*Work order:*
Pull every line with the word "Answer" out of the entries below.

[Dataset entries]
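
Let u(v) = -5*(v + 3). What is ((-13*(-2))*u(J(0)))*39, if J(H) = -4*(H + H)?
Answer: -15210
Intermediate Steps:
J(H) = -8*H
u(v) = -15 - 5*v (u(v) = -5*(3 + v) = -15 - 5*v)
((-13*(-2))*u(J(0)))*39 = ((-13*(-2))*(-15 - (-40)*0))*39 = (26*(-15 - 5*0))*39 = (26*(-15 + 0))*39 = (26*(-15))*39 = -390*39 = -15210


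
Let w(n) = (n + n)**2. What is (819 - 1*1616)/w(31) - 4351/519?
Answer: -17138887/1995036 ≈ -8.5908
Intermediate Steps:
w(n) = 4*n**2 (w(n) = (2*n)**2 = 4*n**2)
(819 - 1*1616)/w(31) - 4351/519 = (819 - 1*1616)/((4*31**2)) - 4351/519 = (819 - 1616)/((4*961)) - 4351*1/519 = -797/3844 - 4351/519 = -17138887/1995036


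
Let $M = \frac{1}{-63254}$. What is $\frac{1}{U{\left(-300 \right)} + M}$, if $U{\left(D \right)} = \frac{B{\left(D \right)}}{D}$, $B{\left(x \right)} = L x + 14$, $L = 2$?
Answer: $\frac{2372025}{4633318} \approx 0.51195$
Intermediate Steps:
$B{\left(x \right)} = 14 + 2 x$ ($B{\left(x \right)} = 2 x + 14 = 14 + 2 x$)
$M = - \frac{1}{63254} \approx -1.5809 \cdot 10^{-5}$
$U{\left(D \right)} = \frac{14 + 2 D}{D}$
$\frac{1}{U{\left(-300 \right)} + M} = \frac{1}{\left(2 + \frac{14}{-300}\right) - \frac{1}{63254}} = \frac{1}{\left(2 + 14 \left(- \frac{1}{300}\right)\right) - \frac{1}{63254}} = \frac{1}{\left(2 - \frac{7}{150}\right) - \frac{1}{63254}} = \frac{1}{\frac{293}{150} - \frac{1}{63254}} = \frac{1}{\frac{4633318}{2372025}} = \frac{2372025}{4633318}$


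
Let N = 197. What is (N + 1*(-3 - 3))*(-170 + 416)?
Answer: 46986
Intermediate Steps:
(N + 1*(-3 - 3))*(-170 + 416) = (197 + 1*(-3 - 3))*(-170 + 416) = (197 + 1*(-6))*246 = (197 - 6)*246 = 191*246 = 46986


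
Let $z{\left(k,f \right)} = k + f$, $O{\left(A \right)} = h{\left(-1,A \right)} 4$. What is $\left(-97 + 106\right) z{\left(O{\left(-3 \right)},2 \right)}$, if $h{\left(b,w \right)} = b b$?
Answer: $54$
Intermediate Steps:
$h{\left(b,w \right)} = b^{2}$
$O{\left(A \right)} = 4$ ($O{\left(A \right)} = \left(-1\right)^{2} \cdot 4 = 1 \cdot 4 = 4$)
$z{\left(k,f \right)} = f + k$
$\left(-97 + 106\right) z{\left(O{\left(-3 \right)},2 \right)} = \left(-97 + 106\right) \left(2 + 4\right) = 9 \cdot 6 = 54$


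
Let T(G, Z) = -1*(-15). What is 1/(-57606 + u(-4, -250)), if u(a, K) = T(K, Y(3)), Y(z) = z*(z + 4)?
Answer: -1/57591 ≈ -1.7364e-5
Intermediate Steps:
Y(z) = z*(4 + z)
T(G, Z) = 15
u(a, K) = 15
1/(-57606 + u(-4, -250)) = 1/(-57606 + 15) = 1/(-57591) = -1/57591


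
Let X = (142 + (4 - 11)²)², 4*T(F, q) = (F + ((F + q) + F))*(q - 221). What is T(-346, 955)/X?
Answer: -30461/72962 ≈ -0.41749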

*Written response:*
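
Answer: -15210
Answer: -17138887/1995036 ≈ -8.5908
Answer: $\frac{2372025}{4633318} \approx 0.51195$
Answer: 46986
Answer: $54$
Answer: -1/57591 ≈ -1.7364e-5
Answer: -30461/72962 ≈ -0.41749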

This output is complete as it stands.